Which lines of the entries contain the word "than"? Please list them.
##### Data section #####
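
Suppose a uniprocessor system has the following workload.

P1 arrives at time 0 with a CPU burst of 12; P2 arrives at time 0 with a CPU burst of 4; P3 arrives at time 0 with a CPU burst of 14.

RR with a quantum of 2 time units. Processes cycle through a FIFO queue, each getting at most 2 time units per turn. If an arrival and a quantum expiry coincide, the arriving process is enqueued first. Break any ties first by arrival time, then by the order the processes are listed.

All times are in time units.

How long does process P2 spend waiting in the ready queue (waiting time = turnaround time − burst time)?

6

Timeline: | P1 0-2 | P2 2-4 | P3 4-6 | P1 6-8 | P2 8-10 | P3 10-12 | P1 12-14 | P3 14-16 | P1 16-18 | P3 18-20 | P1 20-22 | P3 22-24 | P1 24-26 | P3 26-30 |
Completion: P1=26  P2=10  P3=30
Waiting(P2) = turnaround − burst = 10 − 4 = 6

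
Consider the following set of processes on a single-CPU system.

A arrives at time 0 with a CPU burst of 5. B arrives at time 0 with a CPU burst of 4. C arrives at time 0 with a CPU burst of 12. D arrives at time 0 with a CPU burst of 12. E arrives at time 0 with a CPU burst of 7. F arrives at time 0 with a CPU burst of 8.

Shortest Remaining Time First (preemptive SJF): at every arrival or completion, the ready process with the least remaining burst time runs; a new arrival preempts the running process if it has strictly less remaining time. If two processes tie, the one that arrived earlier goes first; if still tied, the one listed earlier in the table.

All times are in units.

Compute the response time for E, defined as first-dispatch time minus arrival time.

Schedule: | B 0-4 | A 4-9 | E 9-16 | F 16-24 | C 24-36 | D 36-48 |
Completion: A=9  B=4  C=36  D=48  E=16  F=24
Turnaround (C−A): A=9  B=4  C=36  D=48  E=16  F=24
Response(E) = first start − arrival = 9 − 0 = 9

9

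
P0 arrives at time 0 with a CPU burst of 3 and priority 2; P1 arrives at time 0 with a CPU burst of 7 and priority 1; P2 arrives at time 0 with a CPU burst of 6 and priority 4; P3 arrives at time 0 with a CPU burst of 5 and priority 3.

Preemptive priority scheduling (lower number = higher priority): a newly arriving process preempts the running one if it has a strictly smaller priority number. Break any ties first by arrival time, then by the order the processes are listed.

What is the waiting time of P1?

Gantt: | P1 0-7 | P0 7-10 | P3 10-15 | P2 15-21 |
Completion: P0=10  P1=7  P2=21  P3=15
Turnaround (C−A): P0=10  P1=7  P2=21  P3=15
Waiting(P1) = turnaround − burst = 7 − 7 = 0

0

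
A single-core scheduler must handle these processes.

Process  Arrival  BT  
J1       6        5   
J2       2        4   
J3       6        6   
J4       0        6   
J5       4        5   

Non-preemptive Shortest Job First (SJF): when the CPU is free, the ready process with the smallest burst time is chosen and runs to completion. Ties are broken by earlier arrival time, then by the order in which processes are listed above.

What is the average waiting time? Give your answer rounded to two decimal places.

6.60

Schedule: | J4 0-6 | J2 6-10 | J5 10-15 | J1 15-20 | J3 20-26 |
Completion: J1=20  J2=10  J3=26  J4=6  J5=15
Turnaround (C−A): J1=14  J2=8  J3=20  J4=6  J5=11
Waiting times: J1=9, J2=4, J3=14, J4=0, J5=6
Average waiting = (9+4+14+0+6) / 5 = 33/5 = 6.60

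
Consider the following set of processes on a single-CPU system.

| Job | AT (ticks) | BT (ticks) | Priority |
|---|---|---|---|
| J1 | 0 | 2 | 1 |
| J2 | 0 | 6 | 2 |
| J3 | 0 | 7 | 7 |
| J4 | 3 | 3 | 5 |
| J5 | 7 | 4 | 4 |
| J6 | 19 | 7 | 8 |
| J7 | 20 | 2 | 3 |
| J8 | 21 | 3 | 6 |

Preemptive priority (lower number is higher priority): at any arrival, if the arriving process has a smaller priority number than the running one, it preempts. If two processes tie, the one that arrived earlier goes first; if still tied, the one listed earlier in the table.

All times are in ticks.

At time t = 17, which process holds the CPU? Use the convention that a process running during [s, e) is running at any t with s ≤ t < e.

J3

Timeline: | J1 0-2 | J2 2-8 | J5 8-12 | J4 12-15 | J3 15-20 | J7 20-22 | J8 22-25 | J3 25-27 | J6 27-34 |
Completion: J1=2  J2=8  J3=27  J4=15  J5=12  J6=34  J7=22  J8=25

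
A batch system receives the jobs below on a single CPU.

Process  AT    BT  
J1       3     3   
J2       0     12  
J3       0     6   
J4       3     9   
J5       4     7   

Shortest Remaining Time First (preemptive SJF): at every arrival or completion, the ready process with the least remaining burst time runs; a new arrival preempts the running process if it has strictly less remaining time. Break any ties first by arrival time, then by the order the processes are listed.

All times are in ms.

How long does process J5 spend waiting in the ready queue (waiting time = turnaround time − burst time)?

Timeline: | J3 0-6 | J1 6-9 | J5 9-16 | J4 16-25 | J2 25-37 |
Completion: J1=9  J2=37  J3=6  J4=25  J5=16
Waiting(J5) = turnaround − burst = 12 − 7 = 5

5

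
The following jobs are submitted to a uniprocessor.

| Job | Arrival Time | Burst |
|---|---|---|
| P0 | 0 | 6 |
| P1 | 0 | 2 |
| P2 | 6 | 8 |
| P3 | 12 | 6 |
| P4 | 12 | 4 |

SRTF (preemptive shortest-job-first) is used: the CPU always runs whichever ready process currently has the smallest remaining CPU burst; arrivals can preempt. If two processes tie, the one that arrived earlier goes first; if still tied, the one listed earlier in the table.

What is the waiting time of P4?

Timeline: | P1 0-2 | P0 2-8 | P2 8-16 | P4 16-20 | P3 20-26 |
Completion: P0=8  P1=2  P2=16  P3=26  P4=20
Waiting(P4) = turnaround − burst = 8 − 4 = 4

4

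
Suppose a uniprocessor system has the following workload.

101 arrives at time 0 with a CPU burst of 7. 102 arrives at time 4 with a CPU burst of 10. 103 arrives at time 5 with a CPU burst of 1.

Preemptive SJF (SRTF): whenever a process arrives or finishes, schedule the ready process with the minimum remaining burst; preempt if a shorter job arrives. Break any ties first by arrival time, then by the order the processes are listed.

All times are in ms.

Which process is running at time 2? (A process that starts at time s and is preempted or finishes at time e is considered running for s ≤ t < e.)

101

Gantt: | 101 0-5 | 103 5-6 | 101 6-8 | 102 8-18 |
Completion: 101=8  102=18  103=6
Turnaround (C−A): 101=8  102=14  103=1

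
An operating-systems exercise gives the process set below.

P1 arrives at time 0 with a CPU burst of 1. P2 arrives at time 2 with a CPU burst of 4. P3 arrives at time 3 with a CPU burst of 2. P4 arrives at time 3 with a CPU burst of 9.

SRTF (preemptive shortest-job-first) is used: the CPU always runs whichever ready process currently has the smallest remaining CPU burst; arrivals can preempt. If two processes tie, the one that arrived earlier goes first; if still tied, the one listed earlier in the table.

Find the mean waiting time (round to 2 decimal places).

Gantt: | P1 0-1 | idle 1-2 | P2 2-3 | P3 3-5 | P2 5-8 | P4 8-17 |
Completion: P1=1  P2=8  P3=5  P4=17
Waiting times: P1=0, P2=2, P3=0, P4=5
Average waiting = (0+2+0+5) / 4 = 7/4 = 1.75

1.75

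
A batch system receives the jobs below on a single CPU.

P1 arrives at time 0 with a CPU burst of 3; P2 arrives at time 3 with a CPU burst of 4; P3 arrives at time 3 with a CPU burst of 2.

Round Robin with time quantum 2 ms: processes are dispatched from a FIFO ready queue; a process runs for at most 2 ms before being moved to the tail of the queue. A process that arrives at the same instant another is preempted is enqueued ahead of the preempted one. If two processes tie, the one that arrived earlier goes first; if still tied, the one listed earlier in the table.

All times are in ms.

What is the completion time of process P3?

7

Gantt: | P1 0-3 | P2 3-5 | P3 5-7 | P2 7-9 |
Completion: P1=3  P2=9  P3=7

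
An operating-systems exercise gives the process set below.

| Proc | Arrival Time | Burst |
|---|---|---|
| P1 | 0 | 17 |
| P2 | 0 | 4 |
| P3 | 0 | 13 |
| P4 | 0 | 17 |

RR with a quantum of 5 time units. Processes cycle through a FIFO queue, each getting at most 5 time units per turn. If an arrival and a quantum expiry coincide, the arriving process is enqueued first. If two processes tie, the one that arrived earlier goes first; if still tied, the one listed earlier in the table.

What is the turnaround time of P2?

Timeline: | P1 0-5 | P2 5-9 | P3 9-14 | P4 14-19 | P1 19-24 | P3 24-29 | P4 29-34 | P1 34-39 | P3 39-42 | P4 42-47 | P1 47-49 | P4 49-51 |
Completion: P1=49  P2=9  P3=42  P4=51
Turnaround(P2) = completion − arrival = 9 − 0 = 9

9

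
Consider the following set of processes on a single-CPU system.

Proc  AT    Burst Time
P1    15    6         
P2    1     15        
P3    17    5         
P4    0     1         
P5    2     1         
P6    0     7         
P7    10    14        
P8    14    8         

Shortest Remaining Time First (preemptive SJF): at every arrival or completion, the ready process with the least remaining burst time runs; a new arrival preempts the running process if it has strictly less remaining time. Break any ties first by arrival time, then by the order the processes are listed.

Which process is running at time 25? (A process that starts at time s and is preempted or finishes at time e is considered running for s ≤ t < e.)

Timeline: | P4 0-1 | P6 1-2 | P5 2-3 | P6 3-9 | P2 9-14 | P8 14-15 | P1 15-21 | P3 21-26 | P8 26-33 | P2 33-43 | P7 43-57 |
Completion: P1=21  P2=43  P3=26  P4=1  P5=3  P6=9  P7=57  P8=33
Turnaround (C−A): P1=6  P2=42  P3=9  P4=1  P5=1  P6=9  P7=47  P8=19

P3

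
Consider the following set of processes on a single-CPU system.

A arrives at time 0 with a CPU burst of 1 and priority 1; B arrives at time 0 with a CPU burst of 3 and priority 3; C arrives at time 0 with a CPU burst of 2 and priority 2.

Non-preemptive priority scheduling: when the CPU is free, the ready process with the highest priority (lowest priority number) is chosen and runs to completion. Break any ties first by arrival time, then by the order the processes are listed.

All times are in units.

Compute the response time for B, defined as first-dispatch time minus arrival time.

Schedule: | A 0-1 | C 1-3 | B 3-6 |
Completion: A=1  B=6  C=3
Response(B) = first start − arrival = 3 − 0 = 3

3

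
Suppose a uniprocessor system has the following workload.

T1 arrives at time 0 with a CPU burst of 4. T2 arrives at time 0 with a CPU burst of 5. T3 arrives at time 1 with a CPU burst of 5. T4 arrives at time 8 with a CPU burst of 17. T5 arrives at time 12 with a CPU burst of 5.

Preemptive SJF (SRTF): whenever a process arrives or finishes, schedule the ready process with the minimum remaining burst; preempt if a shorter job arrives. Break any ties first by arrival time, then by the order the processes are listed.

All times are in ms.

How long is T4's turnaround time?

Gantt: | T1 0-4 | T2 4-9 | T3 9-14 | T5 14-19 | T4 19-36 |
Completion: T1=4  T2=9  T3=14  T4=36  T5=19
Turnaround(T4) = completion − arrival = 36 − 8 = 28

28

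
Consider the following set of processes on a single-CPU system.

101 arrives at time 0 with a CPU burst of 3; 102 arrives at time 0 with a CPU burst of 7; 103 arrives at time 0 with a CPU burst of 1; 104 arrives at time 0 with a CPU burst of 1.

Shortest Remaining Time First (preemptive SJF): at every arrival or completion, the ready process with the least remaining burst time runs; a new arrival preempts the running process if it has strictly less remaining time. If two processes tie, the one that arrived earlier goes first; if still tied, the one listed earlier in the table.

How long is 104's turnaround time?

2

Schedule: | 103 0-1 | 104 1-2 | 101 2-5 | 102 5-12 |
Completion: 101=5  102=12  103=1  104=2
Turnaround(104) = completion − arrival = 2 − 0 = 2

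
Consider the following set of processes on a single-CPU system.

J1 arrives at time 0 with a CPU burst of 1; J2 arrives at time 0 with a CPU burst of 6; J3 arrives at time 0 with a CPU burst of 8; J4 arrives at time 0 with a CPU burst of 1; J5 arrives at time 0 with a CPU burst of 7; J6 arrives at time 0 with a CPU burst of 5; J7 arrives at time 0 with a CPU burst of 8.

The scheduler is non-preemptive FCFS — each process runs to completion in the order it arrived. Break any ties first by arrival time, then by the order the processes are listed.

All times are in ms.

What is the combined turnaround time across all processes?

Schedule: | J1 0-1 | J2 1-7 | J3 7-15 | J4 15-16 | J5 16-23 | J6 23-28 | J7 28-36 |
Completion: J1=1  J2=7  J3=15  J4=16  J5=23  J6=28  J7=36
Turnaround = completion − arrival: J1=1, J2=7, J3=15, J4=16, J5=23, J6=28, J7=36
Total turnaround = 1 + 7 + 15 + 16 + 23 + 28 + 36 = 126

126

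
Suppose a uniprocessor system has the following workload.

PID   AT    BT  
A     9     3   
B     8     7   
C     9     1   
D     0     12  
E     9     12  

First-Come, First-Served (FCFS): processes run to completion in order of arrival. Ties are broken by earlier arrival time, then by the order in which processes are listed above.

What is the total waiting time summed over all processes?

Timeline: | D 0-12 | B 12-19 | A 19-22 | C 22-23 | E 23-35 |
Completion: A=22  B=19  C=23  D=12  E=35
Turnaround (C−A): A=13  B=11  C=14  D=12  E=26
Waiting = turnaround − burst: A=10, B=4, C=13, D=0, E=14
Total waiting = 10 + 4 + 13 + 0 + 14 = 41

41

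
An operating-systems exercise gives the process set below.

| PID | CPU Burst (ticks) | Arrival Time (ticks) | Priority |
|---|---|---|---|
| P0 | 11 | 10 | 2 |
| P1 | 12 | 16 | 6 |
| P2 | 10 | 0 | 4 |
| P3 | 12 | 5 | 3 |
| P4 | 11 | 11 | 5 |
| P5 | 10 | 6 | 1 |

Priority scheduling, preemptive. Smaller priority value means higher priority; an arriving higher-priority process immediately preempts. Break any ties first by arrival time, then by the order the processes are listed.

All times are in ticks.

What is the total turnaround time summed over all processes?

Gantt: | P2 0-5 | P3 5-6 | P5 6-16 | P0 16-27 | P3 27-38 | P2 38-43 | P4 43-54 | P1 54-66 |
Completion: P0=27  P1=66  P2=43  P3=38  P4=54  P5=16
Turnaround (C−A): P0=17  P1=50  P2=43  P3=33  P4=43  P5=10
Turnaround = completion − arrival: P0=17, P1=50, P2=43, P3=33, P4=43, P5=10
Total turnaround = 17 + 50 + 43 + 33 + 43 + 10 = 196

196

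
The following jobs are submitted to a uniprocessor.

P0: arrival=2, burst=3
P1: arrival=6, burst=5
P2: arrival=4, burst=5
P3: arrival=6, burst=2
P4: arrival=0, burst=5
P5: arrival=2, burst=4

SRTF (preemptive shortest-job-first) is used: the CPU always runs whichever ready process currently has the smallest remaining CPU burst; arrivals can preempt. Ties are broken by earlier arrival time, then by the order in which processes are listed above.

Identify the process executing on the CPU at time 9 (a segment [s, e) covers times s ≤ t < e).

P3

Schedule: | P4 0-5 | P0 5-8 | P3 8-10 | P5 10-14 | P2 14-19 | P1 19-24 |
Completion: P0=8  P1=24  P2=19  P3=10  P4=5  P5=14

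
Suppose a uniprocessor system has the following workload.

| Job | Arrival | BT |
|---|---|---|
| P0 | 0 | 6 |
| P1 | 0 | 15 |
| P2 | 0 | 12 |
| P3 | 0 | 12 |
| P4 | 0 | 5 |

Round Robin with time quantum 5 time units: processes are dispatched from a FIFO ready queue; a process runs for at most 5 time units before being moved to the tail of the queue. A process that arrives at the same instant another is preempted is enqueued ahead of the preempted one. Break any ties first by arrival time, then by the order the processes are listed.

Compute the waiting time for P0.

Schedule: | P0 0-5 | P1 5-10 | P2 10-15 | P3 15-20 | P4 20-25 | P0 25-26 | P1 26-31 | P2 31-36 | P3 36-41 | P1 41-46 | P2 46-48 | P3 48-50 |
Completion: P0=26  P1=46  P2=48  P3=50  P4=25
Turnaround (C−A): P0=26  P1=46  P2=48  P3=50  P4=25
Waiting(P0) = turnaround − burst = 26 − 6 = 20

20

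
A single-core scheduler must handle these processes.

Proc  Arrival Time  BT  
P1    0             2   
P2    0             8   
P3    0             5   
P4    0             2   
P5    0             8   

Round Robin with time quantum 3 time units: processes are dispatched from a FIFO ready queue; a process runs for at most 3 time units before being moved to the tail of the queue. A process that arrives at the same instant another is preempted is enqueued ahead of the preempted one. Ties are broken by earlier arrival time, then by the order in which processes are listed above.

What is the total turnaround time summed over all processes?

Gantt: | P1 0-2 | P2 2-5 | P3 5-8 | P4 8-10 | P5 10-13 | P2 13-16 | P3 16-18 | P5 18-21 | P2 21-23 | P5 23-25 |
Completion: P1=2  P2=23  P3=18  P4=10  P5=25
Turnaround (C−A): P1=2  P2=23  P3=18  P4=10  P5=25
Turnaround = completion − arrival: P1=2, P2=23, P3=18, P4=10, P5=25
Total turnaround = 2 + 23 + 18 + 10 + 25 = 78

78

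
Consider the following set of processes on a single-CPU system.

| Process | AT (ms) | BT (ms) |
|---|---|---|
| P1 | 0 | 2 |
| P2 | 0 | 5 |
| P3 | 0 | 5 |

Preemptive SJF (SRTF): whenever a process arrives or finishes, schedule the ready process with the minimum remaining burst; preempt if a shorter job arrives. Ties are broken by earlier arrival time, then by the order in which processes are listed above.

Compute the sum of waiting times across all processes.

Timeline: | P1 0-2 | P2 2-7 | P3 7-12 |
Completion: P1=2  P2=7  P3=12
Turnaround (C−A): P1=2  P2=7  P3=12
Waiting = turnaround − burst: P1=0, P2=2, P3=7
Total waiting = 0 + 2 + 7 = 9

9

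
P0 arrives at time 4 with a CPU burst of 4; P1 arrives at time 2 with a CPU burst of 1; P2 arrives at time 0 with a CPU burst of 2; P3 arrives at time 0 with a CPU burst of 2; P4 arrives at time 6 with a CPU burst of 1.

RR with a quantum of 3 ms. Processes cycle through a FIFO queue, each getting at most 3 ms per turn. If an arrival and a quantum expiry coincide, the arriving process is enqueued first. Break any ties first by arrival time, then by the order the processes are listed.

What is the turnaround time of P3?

4

Gantt: | P2 0-2 | P3 2-4 | P1 4-5 | P0 5-8 | P4 8-9 | P0 9-10 |
Completion: P0=10  P1=5  P2=2  P3=4  P4=9
Turnaround(P3) = completion − arrival = 4 − 0 = 4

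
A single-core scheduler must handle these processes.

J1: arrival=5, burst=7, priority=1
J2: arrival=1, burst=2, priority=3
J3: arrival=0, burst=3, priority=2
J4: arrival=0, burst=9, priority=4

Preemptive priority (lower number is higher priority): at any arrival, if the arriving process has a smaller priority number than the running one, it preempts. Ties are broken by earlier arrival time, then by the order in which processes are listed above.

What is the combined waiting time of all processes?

Gantt: | J3 0-3 | J2 3-5 | J1 5-12 | J4 12-21 |
Completion: J1=12  J2=5  J3=3  J4=21
Turnaround (C−A): J1=7  J2=4  J3=3  J4=21
Waiting = turnaround − burst: J1=0, J2=2, J3=0, J4=12
Total waiting = 0 + 2 + 0 + 12 = 14

14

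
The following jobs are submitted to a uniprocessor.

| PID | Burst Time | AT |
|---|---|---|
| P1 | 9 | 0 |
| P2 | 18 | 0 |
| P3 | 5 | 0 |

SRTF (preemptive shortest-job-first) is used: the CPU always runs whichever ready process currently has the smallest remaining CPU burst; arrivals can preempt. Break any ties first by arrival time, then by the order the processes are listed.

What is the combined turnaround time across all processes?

Gantt: | P3 0-5 | P1 5-14 | P2 14-32 |
Completion: P1=14  P2=32  P3=5
Turnaround (C−A): P1=14  P2=32  P3=5
Turnaround = completion − arrival: P1=14, P2=32, P3=5
Total turnaround = 14 + 32 + 5 = 51

51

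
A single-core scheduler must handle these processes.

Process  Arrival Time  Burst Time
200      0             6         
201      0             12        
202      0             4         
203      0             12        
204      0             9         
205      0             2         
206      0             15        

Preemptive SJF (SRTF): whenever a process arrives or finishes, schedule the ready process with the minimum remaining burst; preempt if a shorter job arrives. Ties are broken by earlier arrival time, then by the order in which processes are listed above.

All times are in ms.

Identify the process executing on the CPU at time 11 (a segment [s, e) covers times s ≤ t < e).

200

Schedule: | 205 0-2 | 202 2-6 | 200 6-12 | 204 12-21 | 201 21-33 | 203 33-45 | 206 45-60 |
Completion: 200=12  201=33  202=6  203=45  204=21  205=2  206=60
Turnaround (C−A): 200=12  201=33  202=6  203=45  204=21  205=2  206=60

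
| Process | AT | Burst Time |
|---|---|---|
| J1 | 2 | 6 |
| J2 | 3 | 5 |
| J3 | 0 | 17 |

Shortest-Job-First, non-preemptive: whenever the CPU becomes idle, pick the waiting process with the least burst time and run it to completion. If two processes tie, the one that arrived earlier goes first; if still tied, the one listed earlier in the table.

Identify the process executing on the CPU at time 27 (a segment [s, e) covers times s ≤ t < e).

J1

Timeline: | J3 0-17 | J2 17-22 | J1 22-28 |
Completion: J1=28  J2=22  J3=17
Turnaround (C−A): J1=26  J2=19  J3=17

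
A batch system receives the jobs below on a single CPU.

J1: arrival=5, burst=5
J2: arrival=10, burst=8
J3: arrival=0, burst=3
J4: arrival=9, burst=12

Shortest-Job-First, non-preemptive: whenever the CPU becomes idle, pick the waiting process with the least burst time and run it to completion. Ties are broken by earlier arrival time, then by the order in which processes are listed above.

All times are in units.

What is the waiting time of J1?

Timeline: | J3 0-3 | idle 3-5 | J1 5-10 | J2 10-18 | J4 18-30 |
Completion: J1=10  J2=18  J3=3  J4=30
Turnaround (C−A): J1=5  J2=8  J3=3  J4=21
Waiting(J1) = turnaround − burst = 5 − 5 = 0

0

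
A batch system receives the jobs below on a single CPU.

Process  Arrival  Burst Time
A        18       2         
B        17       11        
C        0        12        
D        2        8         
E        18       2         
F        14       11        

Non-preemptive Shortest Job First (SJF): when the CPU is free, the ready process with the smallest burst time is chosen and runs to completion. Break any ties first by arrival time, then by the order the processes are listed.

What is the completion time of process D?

20

Timeline: | C 0-12 | D 12-20 | A 20-22 | E 22-24 | F 24-35 | B 35-46 |
Completion: A=22  B=46  C=12  D=20  E=24  F=35
Turnaround (C−A): A=4  B=29  C=12  D=18  E=6  F=21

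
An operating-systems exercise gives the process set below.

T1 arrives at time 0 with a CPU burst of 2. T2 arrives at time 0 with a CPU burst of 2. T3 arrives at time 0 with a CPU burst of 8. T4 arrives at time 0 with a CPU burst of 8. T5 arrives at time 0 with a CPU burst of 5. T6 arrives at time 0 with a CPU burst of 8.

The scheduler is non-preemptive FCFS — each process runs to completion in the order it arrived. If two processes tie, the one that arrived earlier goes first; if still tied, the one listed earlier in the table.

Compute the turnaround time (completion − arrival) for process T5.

Gantt: | T1 0-2 | T2 2-4 | T3 4-12 | T4 12-20 | T5 20-25 | T6 25-33 |
Completion: T1=2  T2=4  T3=12  T4=20  T5=25  T6=33
Turnaround (C−A): T1=2  T2=4  T3=12  T4=20  T5=25  T6=33
Turnaround(T5) = completion − arrival = 25 − 0 = 25

25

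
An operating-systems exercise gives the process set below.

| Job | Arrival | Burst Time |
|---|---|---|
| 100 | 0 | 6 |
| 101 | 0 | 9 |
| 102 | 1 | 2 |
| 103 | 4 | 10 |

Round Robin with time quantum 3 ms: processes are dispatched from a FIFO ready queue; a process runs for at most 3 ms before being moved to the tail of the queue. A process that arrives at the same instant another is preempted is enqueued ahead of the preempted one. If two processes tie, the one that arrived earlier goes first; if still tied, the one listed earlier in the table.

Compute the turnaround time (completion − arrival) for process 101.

Gantt: | 100 0-3 | 101 3-6 | 102 6-8 | 100 8-11 | 103 11-14 | 101 14-17 | 103 17-20 | 101 20-23 | 103 23-27 |
Completion: 100=11  101=23  102=8  103=27
Turnaround (C−A): 100=11  101=23  102=7  103=23
Turnaround(101) = completion − arrival = 23 − 0 = 23

23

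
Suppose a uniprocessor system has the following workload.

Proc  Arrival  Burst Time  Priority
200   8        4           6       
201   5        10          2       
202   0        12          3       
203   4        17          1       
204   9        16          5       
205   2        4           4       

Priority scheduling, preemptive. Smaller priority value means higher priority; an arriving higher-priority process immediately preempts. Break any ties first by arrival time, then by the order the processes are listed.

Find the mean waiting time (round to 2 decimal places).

27.50

Gantt: | 202 0-4 | 203 4-21 | 201 21-31 | 202 31-39 | 205 39-43 | 204 43-59 | 200 59-63 |
Completion: 200=63  201=31  202=39  203=21  204=59  205=43
Waiting times: 200=51, 201=16, 202=27, 203=0, 204=34, 205=37
Average waiting = (51+16+27+0+34+37) / 6 = 165/6 = 27.50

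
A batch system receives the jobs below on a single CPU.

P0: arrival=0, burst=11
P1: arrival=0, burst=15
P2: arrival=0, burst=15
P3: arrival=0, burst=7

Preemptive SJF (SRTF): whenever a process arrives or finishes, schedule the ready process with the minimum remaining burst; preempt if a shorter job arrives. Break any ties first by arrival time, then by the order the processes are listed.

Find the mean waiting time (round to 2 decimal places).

Gantt: | P3 0-7 | P0 7-18 | P1 18-33 | P2 33-48 |
Completion: P0=18  P1=33  P2=48  P3=7
Turnaround (C−A): P0=18  P1=33  P2=48  P3=7
Waiting times: P0=7, P1=18, P2=33, P3=0
Average waiting = (7+18+33+0) / 4 = 58/4 = 14.50

14.50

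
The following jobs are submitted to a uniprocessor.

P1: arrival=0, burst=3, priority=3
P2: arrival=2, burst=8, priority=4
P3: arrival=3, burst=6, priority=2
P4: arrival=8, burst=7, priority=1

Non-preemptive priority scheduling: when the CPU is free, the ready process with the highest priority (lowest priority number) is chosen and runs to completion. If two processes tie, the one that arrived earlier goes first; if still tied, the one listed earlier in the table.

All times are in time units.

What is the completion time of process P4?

Schedule: | P1 0-3 | P3 3-9 | P4 9-16 | P2 16-24 |
Completion: P1=3  P2=24  P3=9  P4=16

16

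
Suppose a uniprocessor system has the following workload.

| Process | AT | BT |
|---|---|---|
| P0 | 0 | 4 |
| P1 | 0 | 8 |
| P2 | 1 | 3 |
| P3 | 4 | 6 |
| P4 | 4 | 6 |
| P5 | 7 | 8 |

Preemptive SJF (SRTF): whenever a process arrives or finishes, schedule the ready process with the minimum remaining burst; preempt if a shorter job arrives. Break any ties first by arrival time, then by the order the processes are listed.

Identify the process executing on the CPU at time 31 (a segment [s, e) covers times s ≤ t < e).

Schedule: | P0 0-4 | P2 4-7 | P3 7-13 | P4 13-19 | P1 19-27 | P5 27-35 |
Completion: P0=4  P1=27  P2=7  P3=13  P4=19  P5=35
Turnaround (C−A): P0=4  P1=27  P2=6  P3=9  P4=15  P5=28

P5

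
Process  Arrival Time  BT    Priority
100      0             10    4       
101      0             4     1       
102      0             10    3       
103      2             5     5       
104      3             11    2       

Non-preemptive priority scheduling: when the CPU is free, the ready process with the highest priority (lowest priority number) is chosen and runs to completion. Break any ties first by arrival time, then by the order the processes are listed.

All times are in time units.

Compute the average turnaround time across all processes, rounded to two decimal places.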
#####
## Reply
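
Preemptive priority (lower number is higher priority): at any arrival, if the arriving process has a smaller priority number than the running one, it preempts. If two processes tie, the one that arrived earlier goes first; if still tied, the one listed earlier in the table.
Preemptive priority (lower number is higher priority): at any arrival, if the arriving process has a smaller priority number than the running one, it preempts. Ties are broken by earlier arrival time, then by the order in which processes are listed above.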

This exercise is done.